*** INPUT RECORDS
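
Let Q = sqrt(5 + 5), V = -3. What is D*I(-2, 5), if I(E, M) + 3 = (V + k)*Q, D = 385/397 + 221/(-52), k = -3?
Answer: 15627/1588 + 15627*sqrt(10)/794 ≈ 72.079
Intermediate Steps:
Q = sqrt(10) ≈ 3.1623
D = -5209/1588 (D = 385*(1/397) + 221*(-1/52) = 385/397 - 17/4 = -5209/1588 ≈ -3.2802)
I(E, M) = -3 - 6*sqrt(10) (I(E, M) = -3 + (-3 - 3)*sqrt(10) = -3 - 6*sqrt(10))
D*I(-2, 5) = -5209*(-3 - 6*sqrt(10))/1588 = 15627/1588 + 15627*sqrt(10)/794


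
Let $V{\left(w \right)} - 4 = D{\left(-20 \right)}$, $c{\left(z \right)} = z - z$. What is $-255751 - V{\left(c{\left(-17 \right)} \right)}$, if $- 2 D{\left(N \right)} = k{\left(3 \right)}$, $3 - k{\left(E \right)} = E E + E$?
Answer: $- \frac{511519}{2} \approx -2.5576 \cdot 10^{5}$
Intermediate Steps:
$k{\left(E \right)} = 3 - E - E^{2}$ ($k{\left(E \right)} = 3 - \left(E E + E\right) = 3 - \left(E^{2} + E\right) = 3 - \left(E + E^{2}\right) = 3 - E - E^{2}$)
$D{\left(N \right)} = \frac{9}{2}$ ($D{\left(N \right)} = - \frac{3 - 3 - 3^{2}}{2} = - \frac{3 - 3 - 9}{2} = \left(- \frac{1}{2}\right) \left(-9\right) = \frac{9}{2}$)
$c{\left(z \right)} = 0$
$V{\left(w \right)} = \frac{17}{2}$ ($V{\left(w \right)} = 4 + \frac{9}{2} = \frac{17}{2}$)
$-255751 - V{\left(c{\left(-17 \right)} \right)} = -255751 - \frac{17}{2} = - \frac{511519}{2}$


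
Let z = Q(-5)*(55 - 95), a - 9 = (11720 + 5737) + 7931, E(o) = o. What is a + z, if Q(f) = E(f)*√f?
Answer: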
******
* TASK DETAILS: Which lines above contain the word "What"? List them.

* ANSWER BELOW:
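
Let Q = sqrt(5 + 5), V = -3. What is D*I(-2, 5), if I(E, M) + 3 = (V + k)*Q, D = 385/397 + 221/(-52), k = -3?
Let $V{\left(w \right)} - 4 = D{\left(-20 \right)}$, $c{\left(z \right)} = z - z$. What is $-255751 - V{\left(c{\left(-17 \right)} \right)}$, if $- 2 D{\left(N \right)} = k{\left(3 \right)}$, $3 - k{\left(E \right)} = E E + E$?
Let z = Q(-5)*(55 - 95), a - 9 = (11720 + 5737) + 7931, E(o) = o. What is a + z, if Q(f) = E(f)*√f?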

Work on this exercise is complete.